──────── EXTRACTED DATA ────────

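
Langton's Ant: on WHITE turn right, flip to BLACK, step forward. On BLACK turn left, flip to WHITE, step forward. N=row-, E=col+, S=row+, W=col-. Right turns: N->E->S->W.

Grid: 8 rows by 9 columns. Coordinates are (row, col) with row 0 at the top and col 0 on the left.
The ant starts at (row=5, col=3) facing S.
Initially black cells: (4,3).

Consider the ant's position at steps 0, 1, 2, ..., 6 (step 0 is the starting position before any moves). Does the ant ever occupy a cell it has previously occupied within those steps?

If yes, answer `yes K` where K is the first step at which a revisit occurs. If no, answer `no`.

Answer: no

Derivation:
Step 1: on WHITE (5,3): turn R to W, flip to black, move to (5,2). |black|=2 — new cell
Step 2: on WHITE (5,2): turn R to N, flip to black, move to (4,2). |black|=3 — new cell
Step 3: on WHITE (4,2): turn R to E, flip to black, move to (4,3). |black|=4 — new cell
Step 4: on BLACK (4,3): turn L to N, flip to white, move to (3,3). |black|=3 — new cell
Step 5: on WHITE (3,3): turn R to E, flip to black, move to (3,4). |black|=4 — new cell
Step 6: on WHITE (3,4): turn R to S, flip to black, move to (4,4). |black|=5 — new cell
No revisit within 6 steps.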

────────

#### YOUR GOAL
Everything from the first line of the records through the line containing "Initially black cells: (4,3)." is to be set down exactly, while later lines are left out.

#### FINISHED TASK
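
Langton's Ant: on WHITE turn right, flip to BLACK, step forward. On BLACK turn left, flip to WHITE, step forward. N=row-, E=col+, S=row+, W=col-. Right turns: N->E->S->W.

Grid: 8 rows by 9 columns. Coordinates are (row, col) with row 0 at the top and col 0 on the left.
The ant starts at (row=5, col=3) facing S.
Initially black cells: (4,3).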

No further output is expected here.